TASK DESCRIPTION — From the data, return each line holding the word "grid".

DATA —
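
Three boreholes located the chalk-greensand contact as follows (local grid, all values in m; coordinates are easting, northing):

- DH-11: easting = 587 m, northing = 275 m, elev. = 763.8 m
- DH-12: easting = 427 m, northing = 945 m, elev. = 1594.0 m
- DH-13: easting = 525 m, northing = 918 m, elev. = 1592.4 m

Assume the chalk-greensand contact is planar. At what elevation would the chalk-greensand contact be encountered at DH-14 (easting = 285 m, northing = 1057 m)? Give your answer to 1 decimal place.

1692.7 m

Two edge vectors: DH-11→DH-12 = (-160, 670, 830.2), DH-11→DH-13 = (-62, 643, 828.6).
Normal n = (DH-11→DH-12) × (DH-11→DH-13) = (21343.4, 81103.6, -61340).
So ∂z/∂easting = −n_x/n_z = 0.347952 and ∂z/∂northing = −n_y/n_z = 1.322198.
Intercept c from DH-11: 763.8 − 204.25 − 363.60 = 195.95.
At (285, 1057): z = 99.2 + 1397.6 + 195.95 = 1692.7 m.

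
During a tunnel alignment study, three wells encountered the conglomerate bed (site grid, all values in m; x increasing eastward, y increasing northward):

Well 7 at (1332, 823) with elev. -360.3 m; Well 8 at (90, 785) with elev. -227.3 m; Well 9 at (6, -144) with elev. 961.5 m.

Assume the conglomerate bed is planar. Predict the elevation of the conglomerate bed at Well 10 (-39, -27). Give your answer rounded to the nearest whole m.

Let the plane be z = a·x + b·y + c.
Well 8−Well 7: −1242a − 38b = 133;  Well 9−Well 7: −1326a − 967b = 1321.8.
Solving gives a = −0.06812, b = −1.27350.
Then c = -360.3 − a·1332 − b·823 = 778.53.
At (-39, -27): z = 2.7 + 34.4 + 778.53 = 815.6 m.

816 m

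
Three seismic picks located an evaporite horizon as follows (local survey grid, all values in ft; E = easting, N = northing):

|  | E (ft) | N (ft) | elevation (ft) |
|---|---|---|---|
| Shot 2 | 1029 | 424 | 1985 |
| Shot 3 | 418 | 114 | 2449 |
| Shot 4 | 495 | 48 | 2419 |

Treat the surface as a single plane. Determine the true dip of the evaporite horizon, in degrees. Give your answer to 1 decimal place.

Two edge vectors: Shot 2→Shot 3 = (-611, -310, 464), Shot 2→Shot 4 = (-534, -376, 434).
Normal n = (Shot 2→Shot 3) × (Shot 2→Shot 4) = (39924, 17398, 64196).
So ∂z/∂E = −n_x/n_z = −0.62191 and ∂z/∂N = −n_y/n_z = −0.27101.
Gradient magnitude |∇z| = √(a² + b²) = √(0.38677 + 0.07345) = 0.67839.
True dip = arctan(0.67839) = 34.2°, dipping toward ENE (azimuth ≈ 066°).

34.2°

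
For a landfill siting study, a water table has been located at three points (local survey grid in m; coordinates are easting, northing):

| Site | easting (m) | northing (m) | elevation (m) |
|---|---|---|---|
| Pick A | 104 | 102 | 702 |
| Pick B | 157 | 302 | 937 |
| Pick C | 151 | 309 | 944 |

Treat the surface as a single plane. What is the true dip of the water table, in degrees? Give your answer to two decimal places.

48.85°

Let the plane be z = a·easting + b·northing + c.
Pick B−Pick A: 53a + 200b = 235;  Pick C−Pick A: 47a + 207b = 242.
Solving gives a = 0.15595, b = 1.13367.
Gradient magnitude |∇z| = √(a² + b²) = √(0.02432 + 1.28521) = 1.14435.
True dip = arctan(1.14435) = 48.85°, dipping toward S (azimuth ≈ 188°).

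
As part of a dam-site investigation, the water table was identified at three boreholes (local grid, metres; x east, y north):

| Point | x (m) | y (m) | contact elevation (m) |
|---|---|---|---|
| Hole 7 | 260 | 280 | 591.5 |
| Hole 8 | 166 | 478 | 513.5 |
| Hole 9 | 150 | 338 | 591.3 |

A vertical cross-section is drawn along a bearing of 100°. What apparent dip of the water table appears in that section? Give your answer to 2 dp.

Let the plane be z = a·x + b·y + c.
Hole 8−Hole 7: −94a + 198b = −78;  Hole 9−Hole 7: −110a + 58b = −0.2.
Solving gives a = −0.27464, b = −0.52433.
Unit vector along 100° is (sin 100°, cos 100°) = (0.9848, -0.1736).
Slope in that direction = a·(0.9848) + b·(-0.1736) = −0.17942.
Apparent dip = arctan|0.17942| = 10.17° (true dip is 30.6°, so apparent ≤ true as expected).

10.17°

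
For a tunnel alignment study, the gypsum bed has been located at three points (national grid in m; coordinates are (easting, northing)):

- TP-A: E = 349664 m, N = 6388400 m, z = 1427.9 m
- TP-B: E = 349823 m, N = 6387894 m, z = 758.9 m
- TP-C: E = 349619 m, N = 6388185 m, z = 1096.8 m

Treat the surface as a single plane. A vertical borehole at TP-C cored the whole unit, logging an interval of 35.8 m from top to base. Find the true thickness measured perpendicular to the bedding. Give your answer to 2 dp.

19.75 m

Let the plane be z = a·E + b·N + c.
TP-B−TP-A: 159a − 506b = −669;  TP-C−TP-A: −45a − 215b = −331.1.
Solving gives a = 0.41615, b = 1.45290.
|∇z| = √(a²+b²) = 1.51132, so dip δ = arctan(1.51132) = 56.51°.
True thickness = vertical thickness × cos δ = 35.8 × cos 56.51° = 19.75 m.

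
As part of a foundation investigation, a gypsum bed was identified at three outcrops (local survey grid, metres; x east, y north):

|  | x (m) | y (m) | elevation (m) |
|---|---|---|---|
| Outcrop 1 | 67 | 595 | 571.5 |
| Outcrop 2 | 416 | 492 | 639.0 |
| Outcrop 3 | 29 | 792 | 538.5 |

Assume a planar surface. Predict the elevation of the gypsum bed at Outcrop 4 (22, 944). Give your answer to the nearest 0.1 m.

Let the plane be z = a·x + b·y + c.
Outcrop 2−Outcrop 1: 349a − 103b = 67.5;  Outcrop 3−Outcrop 1: −38a + 197b = −33.
Solving gives a = 0.15266, b = −0.13807.
Then c = 571.5 − a·67 − b·595 = 643.42.
At (22, 944): z = 3.4 − 130.3 + 643.42 = 516.4 m.

516.4 m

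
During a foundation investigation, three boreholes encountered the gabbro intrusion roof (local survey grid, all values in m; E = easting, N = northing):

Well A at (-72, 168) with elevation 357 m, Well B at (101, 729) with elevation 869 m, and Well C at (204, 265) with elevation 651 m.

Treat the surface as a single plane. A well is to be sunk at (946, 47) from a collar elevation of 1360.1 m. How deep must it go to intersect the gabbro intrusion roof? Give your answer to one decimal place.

Let the plane be z = a·E + b·N + c.
Well B−Well A: 173a + 561b = 512;  Well C−Well A: 276a + 97b = 294.
Solving gives a = 0.83496, b = 0.65517.
Then c = 357 − a·-72 − b·168 = 307.05.
At (946, 47): z_contact = 789.87 + 30.79 + 307.05 = 1127.71 m.
Depth below ground = 1360.1 − 1127.71 = 232.4 m.

232.4 m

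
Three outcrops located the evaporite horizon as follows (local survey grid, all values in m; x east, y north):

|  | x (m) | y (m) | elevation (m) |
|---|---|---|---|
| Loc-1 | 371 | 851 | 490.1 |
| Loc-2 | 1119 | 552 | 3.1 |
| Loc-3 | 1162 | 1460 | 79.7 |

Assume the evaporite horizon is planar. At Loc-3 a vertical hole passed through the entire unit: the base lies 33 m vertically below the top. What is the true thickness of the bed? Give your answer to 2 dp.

28.09 m

Let the plane be z = a·x + b·y + c.
Loc-2−Loc-1: 748a − 299b = −487;  Loc-3−Loc-1: 791a + 609b = −410.4.
Solving gives a = −0.60588, b = 0.11305.
|∇z| = √(a²+b²) = 0.61634, so dip δ = arctan(0.61634) = 31.65°.
True thickness = vertical thickness × cos δ = 33 × cos 31.65° = 28.09 m.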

SOLVED EXERCISE —
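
Three boreholes located the chalk-greensand contact as follows (local grid, all values in m; coordinates are easting, northing):
During a tunnel alignment study, three wells encountered the conglomerate bed (site grid, all values in m; x increasing eastward, y increasing northward):
Three seismic picks located an evaporite horizon as follows (local survey grid, all values in ft; E = easting, N = northing):
For a landfill siting study, a water table has been located at three points (local survey grid in m; coordinates are easting, northing):
As part of a dam-site investigation, the water table was identified at three boreholes (local grid, metres; x east, y north):
For a tunnel alignment study, the gypsum bed has been located at three points (national grid in m; coordinates are (easting, northing)):
As part of a foundation investigation, a gypsum bed was identified at three outcrops (local survey grid, metres; x east, y north):
During a foundation investigation, three boreholes encountered the gabbro intrusion roof (local survey grid, all values in m; E = easting, N = northing):
Three outcrops located the evaporite horizon as follows (local survey grid, all values in m; x east, y north):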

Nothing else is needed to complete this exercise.